Collected data entries
::::::::::

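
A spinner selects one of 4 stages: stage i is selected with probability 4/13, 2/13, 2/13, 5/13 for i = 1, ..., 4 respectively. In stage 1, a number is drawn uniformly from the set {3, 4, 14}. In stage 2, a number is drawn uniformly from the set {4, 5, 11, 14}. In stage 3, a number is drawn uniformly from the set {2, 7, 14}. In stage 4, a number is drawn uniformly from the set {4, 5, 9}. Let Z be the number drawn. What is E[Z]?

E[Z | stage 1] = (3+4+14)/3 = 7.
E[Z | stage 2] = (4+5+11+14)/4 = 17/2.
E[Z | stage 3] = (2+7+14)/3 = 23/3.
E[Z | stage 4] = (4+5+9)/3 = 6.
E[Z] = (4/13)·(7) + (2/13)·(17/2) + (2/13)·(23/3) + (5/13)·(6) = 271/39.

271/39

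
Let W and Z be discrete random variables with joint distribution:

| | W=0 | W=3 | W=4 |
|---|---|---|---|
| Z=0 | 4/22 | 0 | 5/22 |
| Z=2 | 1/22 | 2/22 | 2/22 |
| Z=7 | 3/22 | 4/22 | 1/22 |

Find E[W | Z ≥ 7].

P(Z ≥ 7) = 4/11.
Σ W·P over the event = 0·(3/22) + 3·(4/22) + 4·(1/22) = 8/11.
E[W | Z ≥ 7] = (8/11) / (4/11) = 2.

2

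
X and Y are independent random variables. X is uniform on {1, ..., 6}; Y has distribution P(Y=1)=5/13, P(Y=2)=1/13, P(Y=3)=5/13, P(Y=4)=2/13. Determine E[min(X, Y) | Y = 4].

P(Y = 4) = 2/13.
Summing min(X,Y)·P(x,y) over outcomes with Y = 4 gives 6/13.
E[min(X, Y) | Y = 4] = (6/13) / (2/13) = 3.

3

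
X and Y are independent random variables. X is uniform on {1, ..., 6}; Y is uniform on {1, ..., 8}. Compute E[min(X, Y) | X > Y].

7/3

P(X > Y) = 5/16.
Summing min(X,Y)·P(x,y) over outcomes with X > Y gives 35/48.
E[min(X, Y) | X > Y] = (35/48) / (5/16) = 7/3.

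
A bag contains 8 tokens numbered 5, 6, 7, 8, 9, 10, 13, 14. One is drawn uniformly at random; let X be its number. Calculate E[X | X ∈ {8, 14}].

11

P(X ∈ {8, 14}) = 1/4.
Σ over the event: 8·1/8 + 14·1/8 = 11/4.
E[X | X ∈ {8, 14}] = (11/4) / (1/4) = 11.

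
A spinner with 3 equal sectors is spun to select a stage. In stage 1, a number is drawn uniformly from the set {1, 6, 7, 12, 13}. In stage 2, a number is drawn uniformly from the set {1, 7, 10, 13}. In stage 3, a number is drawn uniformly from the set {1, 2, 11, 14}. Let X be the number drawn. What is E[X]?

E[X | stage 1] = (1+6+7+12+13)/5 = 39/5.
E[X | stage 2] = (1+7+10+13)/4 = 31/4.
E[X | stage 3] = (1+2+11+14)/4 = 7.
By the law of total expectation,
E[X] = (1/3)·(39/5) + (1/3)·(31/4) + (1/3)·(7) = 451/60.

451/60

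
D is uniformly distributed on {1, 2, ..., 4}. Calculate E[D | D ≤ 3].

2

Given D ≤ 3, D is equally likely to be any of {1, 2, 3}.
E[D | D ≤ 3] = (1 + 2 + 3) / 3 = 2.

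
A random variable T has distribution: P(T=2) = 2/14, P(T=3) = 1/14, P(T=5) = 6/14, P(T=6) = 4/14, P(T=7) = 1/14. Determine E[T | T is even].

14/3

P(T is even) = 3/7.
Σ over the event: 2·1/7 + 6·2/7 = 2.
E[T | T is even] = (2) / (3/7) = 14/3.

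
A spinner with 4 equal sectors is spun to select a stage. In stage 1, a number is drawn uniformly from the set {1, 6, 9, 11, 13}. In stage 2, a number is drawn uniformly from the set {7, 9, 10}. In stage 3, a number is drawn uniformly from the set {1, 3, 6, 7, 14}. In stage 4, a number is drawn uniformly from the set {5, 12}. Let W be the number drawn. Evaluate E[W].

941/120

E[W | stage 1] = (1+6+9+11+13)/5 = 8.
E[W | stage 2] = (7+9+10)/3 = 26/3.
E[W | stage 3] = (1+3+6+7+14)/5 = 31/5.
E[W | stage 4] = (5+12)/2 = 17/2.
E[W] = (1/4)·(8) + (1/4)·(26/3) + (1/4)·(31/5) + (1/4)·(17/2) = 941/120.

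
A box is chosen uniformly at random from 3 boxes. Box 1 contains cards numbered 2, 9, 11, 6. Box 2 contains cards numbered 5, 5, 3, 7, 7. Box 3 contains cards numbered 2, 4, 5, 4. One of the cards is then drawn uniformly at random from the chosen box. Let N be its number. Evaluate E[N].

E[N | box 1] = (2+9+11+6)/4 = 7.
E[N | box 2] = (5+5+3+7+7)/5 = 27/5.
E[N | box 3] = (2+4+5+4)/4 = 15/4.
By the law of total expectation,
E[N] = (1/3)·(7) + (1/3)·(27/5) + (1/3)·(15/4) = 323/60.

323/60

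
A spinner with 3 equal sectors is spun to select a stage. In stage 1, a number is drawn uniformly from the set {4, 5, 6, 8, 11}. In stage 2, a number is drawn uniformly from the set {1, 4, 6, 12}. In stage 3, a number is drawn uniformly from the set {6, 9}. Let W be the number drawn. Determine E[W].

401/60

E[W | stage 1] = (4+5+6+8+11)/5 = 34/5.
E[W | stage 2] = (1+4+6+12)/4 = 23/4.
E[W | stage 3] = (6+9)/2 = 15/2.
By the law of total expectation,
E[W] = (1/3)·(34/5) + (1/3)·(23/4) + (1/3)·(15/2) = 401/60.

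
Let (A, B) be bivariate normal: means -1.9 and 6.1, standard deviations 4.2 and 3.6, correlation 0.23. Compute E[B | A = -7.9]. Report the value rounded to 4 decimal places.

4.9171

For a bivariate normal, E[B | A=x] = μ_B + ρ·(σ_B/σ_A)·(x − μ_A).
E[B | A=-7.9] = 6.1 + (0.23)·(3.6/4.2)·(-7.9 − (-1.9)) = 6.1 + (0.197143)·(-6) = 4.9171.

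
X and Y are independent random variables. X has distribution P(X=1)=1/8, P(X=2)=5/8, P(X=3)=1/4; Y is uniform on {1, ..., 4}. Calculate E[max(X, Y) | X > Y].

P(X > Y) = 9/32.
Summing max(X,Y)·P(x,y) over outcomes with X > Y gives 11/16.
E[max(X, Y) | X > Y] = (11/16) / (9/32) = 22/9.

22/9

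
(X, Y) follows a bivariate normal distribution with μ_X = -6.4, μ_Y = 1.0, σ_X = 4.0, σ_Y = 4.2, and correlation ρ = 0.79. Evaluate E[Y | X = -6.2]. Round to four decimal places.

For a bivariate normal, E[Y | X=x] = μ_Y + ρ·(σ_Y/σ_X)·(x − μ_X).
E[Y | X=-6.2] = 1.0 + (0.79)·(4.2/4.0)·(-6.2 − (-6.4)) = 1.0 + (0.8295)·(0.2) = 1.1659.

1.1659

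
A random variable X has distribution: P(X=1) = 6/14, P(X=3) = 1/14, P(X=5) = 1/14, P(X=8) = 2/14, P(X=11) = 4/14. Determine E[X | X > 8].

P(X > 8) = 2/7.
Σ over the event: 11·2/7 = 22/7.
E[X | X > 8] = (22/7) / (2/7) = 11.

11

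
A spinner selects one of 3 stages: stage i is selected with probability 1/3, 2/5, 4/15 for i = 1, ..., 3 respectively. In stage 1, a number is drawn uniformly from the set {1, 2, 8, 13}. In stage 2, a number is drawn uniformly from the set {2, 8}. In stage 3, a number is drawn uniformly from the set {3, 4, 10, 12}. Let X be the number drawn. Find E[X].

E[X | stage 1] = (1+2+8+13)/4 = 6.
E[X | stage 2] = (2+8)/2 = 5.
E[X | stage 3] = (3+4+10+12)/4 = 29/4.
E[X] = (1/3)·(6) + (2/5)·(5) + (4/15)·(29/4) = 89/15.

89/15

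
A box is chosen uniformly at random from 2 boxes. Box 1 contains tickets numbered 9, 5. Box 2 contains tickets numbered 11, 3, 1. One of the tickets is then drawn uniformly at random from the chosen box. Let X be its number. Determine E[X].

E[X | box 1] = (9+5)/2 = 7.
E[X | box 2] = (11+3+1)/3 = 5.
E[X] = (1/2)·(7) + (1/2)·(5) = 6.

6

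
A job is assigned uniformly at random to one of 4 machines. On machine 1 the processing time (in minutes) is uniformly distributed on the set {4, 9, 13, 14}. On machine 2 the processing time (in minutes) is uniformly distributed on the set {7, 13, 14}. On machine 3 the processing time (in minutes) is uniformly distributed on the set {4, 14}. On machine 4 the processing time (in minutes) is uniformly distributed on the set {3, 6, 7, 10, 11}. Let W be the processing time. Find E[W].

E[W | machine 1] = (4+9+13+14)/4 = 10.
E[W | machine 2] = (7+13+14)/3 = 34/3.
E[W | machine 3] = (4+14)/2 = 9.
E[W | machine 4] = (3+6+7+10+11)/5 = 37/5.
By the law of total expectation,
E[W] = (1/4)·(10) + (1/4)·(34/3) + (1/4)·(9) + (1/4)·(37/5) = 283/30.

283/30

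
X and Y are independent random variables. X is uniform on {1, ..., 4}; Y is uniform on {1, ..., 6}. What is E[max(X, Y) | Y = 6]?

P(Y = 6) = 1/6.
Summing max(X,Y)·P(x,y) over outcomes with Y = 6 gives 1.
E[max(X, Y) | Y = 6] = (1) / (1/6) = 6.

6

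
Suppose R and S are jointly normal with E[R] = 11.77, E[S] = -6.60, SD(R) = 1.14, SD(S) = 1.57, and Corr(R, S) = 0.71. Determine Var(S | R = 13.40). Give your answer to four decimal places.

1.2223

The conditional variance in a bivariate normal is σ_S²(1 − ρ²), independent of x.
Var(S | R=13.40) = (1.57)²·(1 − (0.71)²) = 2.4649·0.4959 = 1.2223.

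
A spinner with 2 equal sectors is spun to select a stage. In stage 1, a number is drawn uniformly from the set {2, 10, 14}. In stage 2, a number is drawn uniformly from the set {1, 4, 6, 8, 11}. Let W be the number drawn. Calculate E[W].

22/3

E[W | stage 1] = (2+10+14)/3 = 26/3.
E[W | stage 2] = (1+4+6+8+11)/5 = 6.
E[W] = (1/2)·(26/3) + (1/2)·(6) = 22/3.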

::::::::::

• _Exercise requirements_: There is a line above that contains "E[max(X, Y) | Y = 6]?". Copy it and all later lines through the last, exactly, and leave out the rest.

• _Response for this exercise_:
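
X and Y are independent random variables. X is uniform on {1, ..., 4}; Y is uniform on {1, ..., 6}. What is E[max(X, Y) | Y = 6]?

P(Y = 6) = 1/6.
Summing max(X,Y)·P(x,y) over outcomes with Y = 6 gives 1.
E[max(X, Y) | Y = 6] = (1) / (1/6) = 6.

6

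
Suppose R and S are jointly normal with E[R] = 11.77, E[S] = -6.60, SD(R) = 1.14, SD(S) = 1.57, and Corr(R, S) = 0.71. Determine Var(S | R = 13.40). Give your answer to four decimal places.

1.2223

The conditional variance in a bivariate normal is σ_S²(1 − ρ²), independent of x.
Var(S | R=13.40) = (1.57)²·(1 − (0.71)²) = 2.4649·0.4959 = 1.2223.

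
A spinner with 2 equal sectors is spun to select a stage. In stage 1, a number is drawn uniformly from the set {2, 10, 14}. In stage 2, a number is drawn uniformly from the set {1, 4, 6, 8, 11}. Let W be the number drawn. Calculate E[W].

22/3

E[W | stage 1] = (2+10+14)/3 = 26/3.
E[W | stage 2] = (1+4+6+8+11)/5 = 6.
E[W] = (1/2)·(26/3) + (1/2)·(6) = 22/3.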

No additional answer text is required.